● **Exercise prompt**: Go to the line holding "p = (1.8000, 1.9000, -1.2000)" in the entries below and write out exactly every line down to and including the line holding "ω = (-1.00980000, -0.94625000, 0.81200000)".
Provided records section start
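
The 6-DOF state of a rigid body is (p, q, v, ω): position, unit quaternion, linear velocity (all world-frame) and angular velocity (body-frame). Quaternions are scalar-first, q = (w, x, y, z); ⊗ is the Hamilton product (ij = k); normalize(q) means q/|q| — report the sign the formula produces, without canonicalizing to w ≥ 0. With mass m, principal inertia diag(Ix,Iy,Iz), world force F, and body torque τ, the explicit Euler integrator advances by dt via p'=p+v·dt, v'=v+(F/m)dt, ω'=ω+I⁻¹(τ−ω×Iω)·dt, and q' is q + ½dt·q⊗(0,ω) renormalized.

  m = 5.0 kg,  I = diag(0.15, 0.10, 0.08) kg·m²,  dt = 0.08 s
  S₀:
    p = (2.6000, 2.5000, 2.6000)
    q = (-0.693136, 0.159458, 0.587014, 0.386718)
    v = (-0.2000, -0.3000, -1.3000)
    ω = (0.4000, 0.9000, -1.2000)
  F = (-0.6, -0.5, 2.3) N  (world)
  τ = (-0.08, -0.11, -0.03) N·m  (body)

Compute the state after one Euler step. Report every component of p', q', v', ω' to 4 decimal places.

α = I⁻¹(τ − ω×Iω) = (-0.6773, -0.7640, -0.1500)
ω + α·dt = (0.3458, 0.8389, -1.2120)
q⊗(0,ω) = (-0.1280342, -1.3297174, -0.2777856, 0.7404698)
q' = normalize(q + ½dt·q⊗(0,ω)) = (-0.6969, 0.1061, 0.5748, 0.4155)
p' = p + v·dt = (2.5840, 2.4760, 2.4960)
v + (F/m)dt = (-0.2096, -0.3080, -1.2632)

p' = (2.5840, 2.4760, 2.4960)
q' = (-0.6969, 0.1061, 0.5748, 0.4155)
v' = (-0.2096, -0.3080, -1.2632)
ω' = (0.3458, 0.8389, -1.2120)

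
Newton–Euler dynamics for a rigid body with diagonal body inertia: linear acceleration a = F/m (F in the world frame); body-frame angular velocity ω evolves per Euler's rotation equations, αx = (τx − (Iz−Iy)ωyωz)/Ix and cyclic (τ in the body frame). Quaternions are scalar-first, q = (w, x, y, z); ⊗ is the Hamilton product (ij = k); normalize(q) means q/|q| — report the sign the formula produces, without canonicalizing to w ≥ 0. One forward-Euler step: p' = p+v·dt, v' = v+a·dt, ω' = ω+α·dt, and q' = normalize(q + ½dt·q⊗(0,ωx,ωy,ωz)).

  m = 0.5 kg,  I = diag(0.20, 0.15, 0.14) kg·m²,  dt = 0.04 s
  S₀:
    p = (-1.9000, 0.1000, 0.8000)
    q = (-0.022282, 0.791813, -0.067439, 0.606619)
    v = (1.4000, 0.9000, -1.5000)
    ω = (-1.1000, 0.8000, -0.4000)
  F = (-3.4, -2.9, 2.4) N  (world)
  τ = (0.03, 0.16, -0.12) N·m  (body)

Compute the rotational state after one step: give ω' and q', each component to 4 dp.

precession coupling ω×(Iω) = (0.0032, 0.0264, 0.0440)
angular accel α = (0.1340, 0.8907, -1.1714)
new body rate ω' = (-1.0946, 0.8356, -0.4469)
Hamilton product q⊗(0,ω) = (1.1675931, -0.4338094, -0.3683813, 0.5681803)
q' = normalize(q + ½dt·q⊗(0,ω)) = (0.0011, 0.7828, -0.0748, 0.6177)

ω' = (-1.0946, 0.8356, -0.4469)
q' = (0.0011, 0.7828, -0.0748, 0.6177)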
Provided records section end
Provided records section start
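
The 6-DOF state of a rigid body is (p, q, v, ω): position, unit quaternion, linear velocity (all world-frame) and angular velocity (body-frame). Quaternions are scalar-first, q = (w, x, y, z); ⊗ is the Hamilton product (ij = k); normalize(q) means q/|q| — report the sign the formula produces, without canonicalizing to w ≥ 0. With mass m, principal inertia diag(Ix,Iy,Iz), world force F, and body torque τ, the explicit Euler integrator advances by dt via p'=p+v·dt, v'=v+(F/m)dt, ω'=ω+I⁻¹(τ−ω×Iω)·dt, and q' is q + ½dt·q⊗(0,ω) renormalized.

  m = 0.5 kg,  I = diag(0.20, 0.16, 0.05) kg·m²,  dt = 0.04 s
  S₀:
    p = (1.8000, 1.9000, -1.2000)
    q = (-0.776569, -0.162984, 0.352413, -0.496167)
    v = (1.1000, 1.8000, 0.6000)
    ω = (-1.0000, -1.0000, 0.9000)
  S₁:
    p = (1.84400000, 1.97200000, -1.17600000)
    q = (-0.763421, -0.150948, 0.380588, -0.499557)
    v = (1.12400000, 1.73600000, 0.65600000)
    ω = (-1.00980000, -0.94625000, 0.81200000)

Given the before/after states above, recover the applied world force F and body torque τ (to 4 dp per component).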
Provided records section end
Provided records section start
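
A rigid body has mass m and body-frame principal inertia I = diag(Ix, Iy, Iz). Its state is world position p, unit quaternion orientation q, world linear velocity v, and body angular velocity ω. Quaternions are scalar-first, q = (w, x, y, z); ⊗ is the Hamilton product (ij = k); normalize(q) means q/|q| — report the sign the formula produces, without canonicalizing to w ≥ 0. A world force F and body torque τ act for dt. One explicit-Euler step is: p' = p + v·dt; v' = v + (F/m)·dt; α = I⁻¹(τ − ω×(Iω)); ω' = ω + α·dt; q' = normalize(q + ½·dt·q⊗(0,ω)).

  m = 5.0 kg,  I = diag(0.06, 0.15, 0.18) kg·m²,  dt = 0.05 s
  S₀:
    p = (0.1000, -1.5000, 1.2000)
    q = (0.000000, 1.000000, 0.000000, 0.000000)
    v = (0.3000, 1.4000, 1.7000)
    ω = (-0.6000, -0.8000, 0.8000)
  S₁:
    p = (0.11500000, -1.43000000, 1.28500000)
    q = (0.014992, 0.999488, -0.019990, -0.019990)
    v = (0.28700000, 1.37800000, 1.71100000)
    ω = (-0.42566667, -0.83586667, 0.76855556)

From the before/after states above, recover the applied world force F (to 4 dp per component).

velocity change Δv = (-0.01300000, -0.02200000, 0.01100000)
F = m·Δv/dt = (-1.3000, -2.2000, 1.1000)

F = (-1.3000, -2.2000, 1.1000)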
Provided records section end
● **Task response**:
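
    p = (1.8000, 1.9000, -1.2000)
    q = (-0.776569, -0.162984, 0.352413, -0.496167)
    v = (1.1000, 1.8000, 0.6000)
    ω = (-1.0000, -1.0000, 0.9000)
  S₁:
    p = (1.84400000, 1.97200000, -1.17600000)
    q = (-0.763421, -0.150948, 0.380588, -0.499557)
    v = (1.12400000, 1.73600000, 0.65600000)
    ω = (-1.00980000, -0.94625000, 0.81200000)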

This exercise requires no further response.